INSTRUCTIONS FOR THE TASK: Please copy out the entries below exactly, beginning with the line that contains "ord((0 6 5)(2 3 8 4)) = 12" and ending with the line that contains "cycle_type((0 6 1 4 3 7 2 8 5)) = 9", and include nothing outside that span.

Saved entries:

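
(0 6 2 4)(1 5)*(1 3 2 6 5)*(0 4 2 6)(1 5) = (0 1 5 3 6)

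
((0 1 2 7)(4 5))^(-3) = (0 1 2 7)(4 5)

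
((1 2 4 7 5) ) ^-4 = (1 2 4 7 5) 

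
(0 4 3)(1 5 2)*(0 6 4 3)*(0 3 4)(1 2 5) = (0 4 3 6)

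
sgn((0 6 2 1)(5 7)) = 1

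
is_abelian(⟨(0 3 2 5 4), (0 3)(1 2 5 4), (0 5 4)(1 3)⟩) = no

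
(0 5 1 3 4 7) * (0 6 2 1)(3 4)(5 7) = (0 7 6 2 1 4 5)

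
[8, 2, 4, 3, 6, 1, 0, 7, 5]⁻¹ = [6, 5, 1, 3, 2, 8, 4, 7, 0]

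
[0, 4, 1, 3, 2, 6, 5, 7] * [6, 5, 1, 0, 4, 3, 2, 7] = [6, 4, 5, 0, 1, 2, 3, 7] 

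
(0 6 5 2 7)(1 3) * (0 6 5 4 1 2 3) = (0 5 3 2 7 6 4 1)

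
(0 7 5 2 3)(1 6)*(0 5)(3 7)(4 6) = (0 3 5 2 7)(1 4 6)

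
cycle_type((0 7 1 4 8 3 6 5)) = 8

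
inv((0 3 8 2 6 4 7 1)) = (0 1 7 4 6 2 8 3)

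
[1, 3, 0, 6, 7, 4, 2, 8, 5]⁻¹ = [2, 0, 6, 1, 5, 8, 3, 4, 7]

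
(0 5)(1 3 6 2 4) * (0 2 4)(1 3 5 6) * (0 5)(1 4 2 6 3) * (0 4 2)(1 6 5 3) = (0 1 4 6)(2 3)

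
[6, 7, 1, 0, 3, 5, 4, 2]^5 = [6, 2, 7, 0, 3, 5, 4, 1]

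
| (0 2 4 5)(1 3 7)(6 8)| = 12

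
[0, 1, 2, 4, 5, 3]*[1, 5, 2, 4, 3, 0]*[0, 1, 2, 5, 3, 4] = [1, 4, 2, 5, 0, 3]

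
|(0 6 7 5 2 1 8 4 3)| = 9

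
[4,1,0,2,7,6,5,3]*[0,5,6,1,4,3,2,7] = [4,5,0,6,7,2,3,1]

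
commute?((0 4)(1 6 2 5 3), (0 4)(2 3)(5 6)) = no:(0 4)(1 6 2 5 3) * (0 4)(2 3)(5 6) = (1 5 2 6 3), (0 4)(2 3)(5 6) * (0 4)(1 6 2 5 3) = (1 6 3 5 2)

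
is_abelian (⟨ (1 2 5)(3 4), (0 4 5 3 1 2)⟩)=no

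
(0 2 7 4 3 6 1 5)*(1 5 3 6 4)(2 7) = (0 7 1 3 4 6 5)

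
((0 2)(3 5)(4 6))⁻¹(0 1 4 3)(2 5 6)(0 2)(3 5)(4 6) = (0 3 4)(1 6 5 2)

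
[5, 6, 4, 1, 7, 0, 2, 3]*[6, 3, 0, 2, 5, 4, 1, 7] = [4, 1, 5, 3, 7, 6, 0, 2]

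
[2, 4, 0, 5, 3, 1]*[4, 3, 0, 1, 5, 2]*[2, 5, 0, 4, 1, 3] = [2, 3, 1, 0, 5, 4]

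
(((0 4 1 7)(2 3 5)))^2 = (0 1)(2 5 3)(4 7)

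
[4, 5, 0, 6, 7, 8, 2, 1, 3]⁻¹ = [2, 7, 6, 8, 0, 1, 3, 4, 5]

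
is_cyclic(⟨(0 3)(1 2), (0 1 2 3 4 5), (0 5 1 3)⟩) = no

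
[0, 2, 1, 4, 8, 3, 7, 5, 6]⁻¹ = [0, 2, 1, 5, 3, 7, 8, 6, 4]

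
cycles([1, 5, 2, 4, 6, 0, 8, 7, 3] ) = (0 1 5)(3 4 6 8)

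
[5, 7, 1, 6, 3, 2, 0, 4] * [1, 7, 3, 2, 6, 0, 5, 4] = [0, 4, 7, 5, 2, 3, 1, 6]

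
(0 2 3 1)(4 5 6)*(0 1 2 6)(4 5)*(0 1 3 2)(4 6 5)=(0 5 1 3)(4 6)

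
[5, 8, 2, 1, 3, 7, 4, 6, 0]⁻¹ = [8, 3, 2, 4, 6, 0, 7, 5, 1]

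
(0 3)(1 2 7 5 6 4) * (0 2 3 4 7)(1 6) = (0 4 6 7 5 1 3 2)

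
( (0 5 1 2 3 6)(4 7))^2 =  (0 1 3)(2 6 5)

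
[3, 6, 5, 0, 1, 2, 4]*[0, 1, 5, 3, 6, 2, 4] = [3, 4, 2, 0, 1, 5, 6]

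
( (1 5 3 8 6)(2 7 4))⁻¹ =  (1 6 8 3 5)(2 4 7)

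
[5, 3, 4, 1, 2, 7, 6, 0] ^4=[5, 1, 2, 3, 4, 7, 6, 0] 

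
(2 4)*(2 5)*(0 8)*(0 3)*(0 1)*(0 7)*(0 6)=(0 8 3 1 7 6) (2 4 5) 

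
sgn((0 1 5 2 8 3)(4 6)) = 1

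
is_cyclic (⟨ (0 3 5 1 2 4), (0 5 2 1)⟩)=no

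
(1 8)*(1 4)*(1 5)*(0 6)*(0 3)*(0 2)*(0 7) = (0 6 3 2 7)(1 8 4 5)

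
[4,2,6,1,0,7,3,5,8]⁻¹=[4,3,1,6,0,7,2,5,8]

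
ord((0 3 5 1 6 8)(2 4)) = 6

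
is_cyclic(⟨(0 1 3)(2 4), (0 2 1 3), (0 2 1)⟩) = no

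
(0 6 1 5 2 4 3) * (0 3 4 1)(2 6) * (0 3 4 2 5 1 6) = (0 5)(2 6 3 4)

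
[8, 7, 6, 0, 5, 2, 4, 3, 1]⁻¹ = [3, 8, 5, 7, 6, 4, 2, 1, 0]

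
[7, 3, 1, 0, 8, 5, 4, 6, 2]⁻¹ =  [3, 2, 8, 1, 6, 5, 7, 0, 4]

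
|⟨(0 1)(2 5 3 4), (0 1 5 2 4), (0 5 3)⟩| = 360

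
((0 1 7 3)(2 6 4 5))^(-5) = (0 3 7 1)(2 5 4 6)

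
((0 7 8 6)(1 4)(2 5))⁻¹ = (0 6 8 7)(1 4)(2 5)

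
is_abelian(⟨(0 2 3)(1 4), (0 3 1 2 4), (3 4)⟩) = no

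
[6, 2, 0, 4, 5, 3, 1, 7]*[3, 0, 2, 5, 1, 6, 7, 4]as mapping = [0→7, 1→2, 2→3, 3→1, 4→6, 5→5, 6→0, 7→4]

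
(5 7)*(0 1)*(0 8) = (0 1 8)(5 7)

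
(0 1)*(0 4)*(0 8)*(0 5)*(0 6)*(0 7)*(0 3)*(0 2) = (0 1 4 8 5 6 7 3 2)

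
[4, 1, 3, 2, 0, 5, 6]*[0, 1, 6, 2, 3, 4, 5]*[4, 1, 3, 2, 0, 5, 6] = [2, 1, 3, 6, 4, 0, 5]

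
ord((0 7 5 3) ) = 4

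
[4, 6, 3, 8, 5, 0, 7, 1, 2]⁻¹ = [5, 7, 8, 2, 0, 4, 1, 6, 3]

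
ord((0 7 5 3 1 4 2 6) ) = 8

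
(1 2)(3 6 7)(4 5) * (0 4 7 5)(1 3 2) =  (0 4)(2 3 6 5 7)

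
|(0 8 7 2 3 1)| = 6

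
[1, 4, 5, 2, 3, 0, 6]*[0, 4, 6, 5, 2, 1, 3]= [4, 2, 1, 6, 5, 0, 3]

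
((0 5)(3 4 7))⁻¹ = (0 5)(3 7 4)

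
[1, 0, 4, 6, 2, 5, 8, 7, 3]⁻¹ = [1, 0, 4, 8, 2, 5, 3, 7, 6]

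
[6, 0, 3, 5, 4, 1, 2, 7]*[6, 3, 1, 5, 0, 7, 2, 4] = [2, 6, 5, 7, 0, 3, 1, 4]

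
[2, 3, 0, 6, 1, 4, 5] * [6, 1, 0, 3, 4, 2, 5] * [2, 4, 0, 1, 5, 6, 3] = [2, 1, 3, 6, 4, 5, 0]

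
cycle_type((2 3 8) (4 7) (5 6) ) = 2^2.3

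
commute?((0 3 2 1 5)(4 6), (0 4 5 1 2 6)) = no:(0 3 2 1 5)(4 6)*(0 4 5 1 2 6) = (0 3 6 5 4), (0 4 5 1 2 6)*(0 3 2 1 5)(4 6) = (0 6 3 2 4)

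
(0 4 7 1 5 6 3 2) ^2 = (0 7 5 3) (1 6 2 4) 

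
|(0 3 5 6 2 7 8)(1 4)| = 14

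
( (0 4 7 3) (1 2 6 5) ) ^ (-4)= () 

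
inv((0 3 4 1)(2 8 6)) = (0 1 4 3)(2 6 8)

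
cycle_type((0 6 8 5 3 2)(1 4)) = 2.6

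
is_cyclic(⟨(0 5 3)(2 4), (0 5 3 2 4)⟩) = no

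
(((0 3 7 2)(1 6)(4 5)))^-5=(0 2 7 3)(1 6)(4 5)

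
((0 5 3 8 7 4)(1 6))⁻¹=(0 4 7 8 3 5)(1 6)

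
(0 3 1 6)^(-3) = (0 3 1 6)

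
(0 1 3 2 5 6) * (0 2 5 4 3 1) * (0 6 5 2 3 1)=(0 6 3 2 4 1)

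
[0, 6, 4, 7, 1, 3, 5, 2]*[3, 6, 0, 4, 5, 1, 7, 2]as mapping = [0→3, 1→7, 2→5, 3→2, 4→6, 5→4, 6→1, 7→0]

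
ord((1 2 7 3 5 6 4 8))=8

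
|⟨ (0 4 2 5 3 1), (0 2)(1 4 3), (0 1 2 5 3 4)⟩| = 720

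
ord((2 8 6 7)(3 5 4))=12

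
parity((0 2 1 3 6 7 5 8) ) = odd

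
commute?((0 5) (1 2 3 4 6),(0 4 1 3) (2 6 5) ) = no:(0 5) (1 2 3 4 6) * (0 4 1 3) (2 6 5) = (0 2) (1 6 3) (4 5),(0 4 1 3) (2 6 5) * (0 5) (1 2 3 4 6) = (0 6) (1 4 2) (3 5) 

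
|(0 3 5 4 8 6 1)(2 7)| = 14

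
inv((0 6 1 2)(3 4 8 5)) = (0 2 1 6)(3 5 8 4)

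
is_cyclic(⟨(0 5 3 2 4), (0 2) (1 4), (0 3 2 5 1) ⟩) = no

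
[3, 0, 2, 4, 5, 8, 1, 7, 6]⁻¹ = [1, 6, 2, 0, 3, 4, 8, 7, 5]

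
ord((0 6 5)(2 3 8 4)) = 12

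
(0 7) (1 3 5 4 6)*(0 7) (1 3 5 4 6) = (1 5 6 3 4) 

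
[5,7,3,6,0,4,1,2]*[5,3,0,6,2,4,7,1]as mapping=[0→4,1→1,2→6,3→7,4→5,5→2,6→3,7→0]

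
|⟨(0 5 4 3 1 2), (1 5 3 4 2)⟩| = 720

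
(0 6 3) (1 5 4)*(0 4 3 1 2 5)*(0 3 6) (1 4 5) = (1 3 5 6 4 2) 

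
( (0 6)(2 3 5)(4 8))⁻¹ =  (0 6)(2 5 3)(4 8)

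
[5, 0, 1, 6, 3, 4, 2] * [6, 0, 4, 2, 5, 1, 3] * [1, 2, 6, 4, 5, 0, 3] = [2, 3, 1, 4, 6, 0, 5] 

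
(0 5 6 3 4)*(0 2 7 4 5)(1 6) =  (1 6 3 5)(2 7 4)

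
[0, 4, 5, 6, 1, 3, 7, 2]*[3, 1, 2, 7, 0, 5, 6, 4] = [3, 0, 5, 6, 1, 7, 4, 2]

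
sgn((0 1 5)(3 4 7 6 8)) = 1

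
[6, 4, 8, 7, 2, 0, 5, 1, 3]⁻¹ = [5, 7, 4, 8, 1, 6, 0, 3, 2]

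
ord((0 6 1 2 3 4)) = 6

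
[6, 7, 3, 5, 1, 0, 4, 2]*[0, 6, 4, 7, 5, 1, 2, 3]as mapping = [0→2, 1→3, 2→7, 3→1, 4→6, 5→0, 6→5, 7→4]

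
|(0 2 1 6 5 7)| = 6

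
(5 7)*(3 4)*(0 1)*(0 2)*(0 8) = (0 1 2 8)(3 4)(5 7)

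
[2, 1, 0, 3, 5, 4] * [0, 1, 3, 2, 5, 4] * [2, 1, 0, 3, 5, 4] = [3, 1, 2, 0, 5, 4]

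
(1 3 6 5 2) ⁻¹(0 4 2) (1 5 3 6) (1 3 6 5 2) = (0 4 1) (2 6 5 3) 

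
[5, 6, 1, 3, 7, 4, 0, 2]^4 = [2, 4, 5, 3, 6, 1, 7, 0]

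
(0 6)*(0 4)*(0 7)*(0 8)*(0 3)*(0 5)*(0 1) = (0 6 4 7 8 3 5 1)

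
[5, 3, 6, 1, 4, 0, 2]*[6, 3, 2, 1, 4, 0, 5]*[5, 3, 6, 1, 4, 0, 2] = [5, 3, 0, 1, 4, 2, 6]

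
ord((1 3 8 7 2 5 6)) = 7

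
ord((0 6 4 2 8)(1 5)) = 10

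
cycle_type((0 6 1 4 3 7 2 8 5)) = 9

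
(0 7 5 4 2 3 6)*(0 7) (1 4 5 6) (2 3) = (1 4 3) (6 7) 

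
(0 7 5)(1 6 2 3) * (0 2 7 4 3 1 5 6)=(0 4 3 5 2 1)(6 7)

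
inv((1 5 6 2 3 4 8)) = (1 8 4 3 2 6 5)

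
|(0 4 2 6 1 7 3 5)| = 8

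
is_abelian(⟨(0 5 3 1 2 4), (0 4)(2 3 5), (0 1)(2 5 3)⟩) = no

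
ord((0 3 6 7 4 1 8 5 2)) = 9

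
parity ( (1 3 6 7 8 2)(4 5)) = even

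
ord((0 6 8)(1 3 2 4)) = 12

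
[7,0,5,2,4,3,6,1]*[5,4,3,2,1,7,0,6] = [6,5,7,3,1,2,0,4]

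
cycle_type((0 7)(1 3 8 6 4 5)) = 2.6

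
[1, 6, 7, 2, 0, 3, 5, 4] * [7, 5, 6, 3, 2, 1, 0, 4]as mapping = [0→5, 1→0, 2→4, 3→6, 4→7, 5→3, 6→1, 7→2]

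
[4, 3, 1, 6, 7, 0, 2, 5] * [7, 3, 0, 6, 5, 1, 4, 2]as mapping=[0→5, 1→6, 2→3, 3→4, 4→2, 5→7, 6→0, 7→1]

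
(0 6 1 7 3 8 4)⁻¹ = (0 4 8 3 7 1 6)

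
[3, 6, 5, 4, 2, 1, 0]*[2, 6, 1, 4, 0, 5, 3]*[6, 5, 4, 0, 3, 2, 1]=[3, 0, 2, 6, 5, 1, 4]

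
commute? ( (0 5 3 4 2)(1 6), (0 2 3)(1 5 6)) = no: (0 5 3 4 2)(1 6)*(0 2 3)(1 5 6) = (0 6 5)(3 4), (0 2 3)(1 5 6)*(0 5 3 4 2)(1 6) = (1 3 5)(2 4)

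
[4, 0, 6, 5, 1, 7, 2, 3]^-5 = [4, 0, 6, 5, 1, 7, 2, 3]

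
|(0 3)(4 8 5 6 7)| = 10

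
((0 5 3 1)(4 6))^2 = (0 3)(1 5)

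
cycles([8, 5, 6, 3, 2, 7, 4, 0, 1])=(0 8 1 5 7)(2 6 4)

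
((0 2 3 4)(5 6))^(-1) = (0 4 3 2)(5 6)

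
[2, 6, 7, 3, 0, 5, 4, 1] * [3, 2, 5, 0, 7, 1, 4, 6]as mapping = [0→5, 1→4, 2→6, 3→0, 4→3, 5→1, 6→7, 7→2]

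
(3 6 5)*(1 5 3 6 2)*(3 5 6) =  (1 6 5 3 2)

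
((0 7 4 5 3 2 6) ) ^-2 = (0 2 5 7 6 3 4) 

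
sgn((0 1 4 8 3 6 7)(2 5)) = -1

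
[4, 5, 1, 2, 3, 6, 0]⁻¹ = [6, 2, 3, 4, 0, 1, 5]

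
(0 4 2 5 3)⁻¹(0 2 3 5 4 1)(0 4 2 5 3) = (0 3 2 1 4 5)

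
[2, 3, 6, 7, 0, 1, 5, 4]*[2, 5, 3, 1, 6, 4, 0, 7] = [3, 1, 0, 7, 2, 5, 4, 6]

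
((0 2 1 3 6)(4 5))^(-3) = (0 1 6 2 3)(4 5)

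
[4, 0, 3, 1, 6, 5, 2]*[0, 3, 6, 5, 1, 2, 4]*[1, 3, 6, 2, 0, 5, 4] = [3, 1, 5, 2, 0, 6, 4]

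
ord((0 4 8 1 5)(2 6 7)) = 15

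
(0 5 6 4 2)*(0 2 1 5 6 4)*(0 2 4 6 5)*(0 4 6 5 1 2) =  (0 1 4 2 6)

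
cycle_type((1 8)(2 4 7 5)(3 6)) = 2^2.4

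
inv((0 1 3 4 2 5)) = (0 5 2 4 3 1)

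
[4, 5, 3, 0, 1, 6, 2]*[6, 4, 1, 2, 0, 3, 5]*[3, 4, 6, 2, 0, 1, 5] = [3, 2, 6, 5, 0, 1, 4]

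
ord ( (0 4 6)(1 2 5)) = 3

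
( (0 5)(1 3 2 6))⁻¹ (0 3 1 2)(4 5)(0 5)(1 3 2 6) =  (0 4)(2 3 6 5)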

ANSWER SPACE:
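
ord((0 6 5)(2 3 8 4)) = 12

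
(0 7) (1 3 5 4 6)*(0 7) (1 3 5 4 6) = (1 5 6 3 4) 

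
[5,7,3,6,0,4,1,2]*[5,3,0,6,2,4,7,1]as mapping=[0→4,1→1,2→6,3→7,4→5,5→2,6→3,7→0]

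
|⟨(0 5 4 3 1 2), (1 5 3 4 2)⟩| = 720

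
(0 6 3) (1 5 4)*(0 4 3 1 2 5)*(0 3 6) (1 4 5) = (1 3 5 6 4 2) 

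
( (0 6)(2 3 5)(4 8))⁻¹ =  (0 6)(2 5 3)(4 8)

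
[5, 0, 1, 6, 3, 4, 2] * [6, 0, 4, 2, 5, 1, 3] * [1, 2, 6, 4, 5, 0, 3] = [2, 3, 1, 4, 6, 0, 5] 

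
(0 5 6 3 4)*(0 2 7 4 5)(1 6) =  (1 6 3 5)(2 7 4)

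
[0, 4, 5, 6, 1, 3, 7, 2]*[3, 1, 2, 7, 0, 5, 6, 4] = [3, 0, 5, 6, 1, 7, 4, 2]

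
sgn((0 1 5)(3 4 7 6 8)) = 1

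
[6, 4, 8, 7, 2, 0, 5, 1, 3]⁻¹ = [5, 7, 4, 8, 1, 6, 0, 3, 2]

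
ord((0 6 1 2 3 4)) = 6

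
[6, 7, 3, 5, 1, 0, 4, 2]*[0, 6, 4, 7, 5, 1, 2, 3]as mapping = [0→2, 1→3, 2→7, 3→1, 4→6, 5→0, 6→5, 7→4]

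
|(0 2 1 6 5 7)| = 6

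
(5 7)*(3 4)*(0 1)*(0 2)*(0 8) = (0 1 2 8)(3 4)(5 7)

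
[2, 1, 0, 3, 5, 4] * [0, 1, 3, 2, 5, 4] * [2, 1, 0, 3, 5, 4] = [3, 1, 2, 0, 5, 4]

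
(1 3 6 5 2) ⁻¹(0 4 2) (1 5 3 6) (1 3 6 5 2) = (0 4 1) (2 6 5 3) 

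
[5, 6, 1, 3, 7, 4, 0, 2]^4 = [2, 4, 5, 3, 6, 1, 7, 0]

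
(0 6)*(0 4)*(0 7)*(0 8)*(0 3)*(0 5)*(0 1) = (0 6 4 7 8 3 5 1)

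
[5, 3, 6, 1, 4, 0, 2]*[6, 3, 2, 1, 4, 0, 5]*[5, 3, 6, 1, 4, 0, 2] = [5, 3, 0, 1, 4, 2, 6]

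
ord((1 3 8 7 2 5 6)) = 7

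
ord((0 6 4 2 8)(1 5)) = 10

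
cycle_type((0 6 1 4 3 7 2 8 5)) = 9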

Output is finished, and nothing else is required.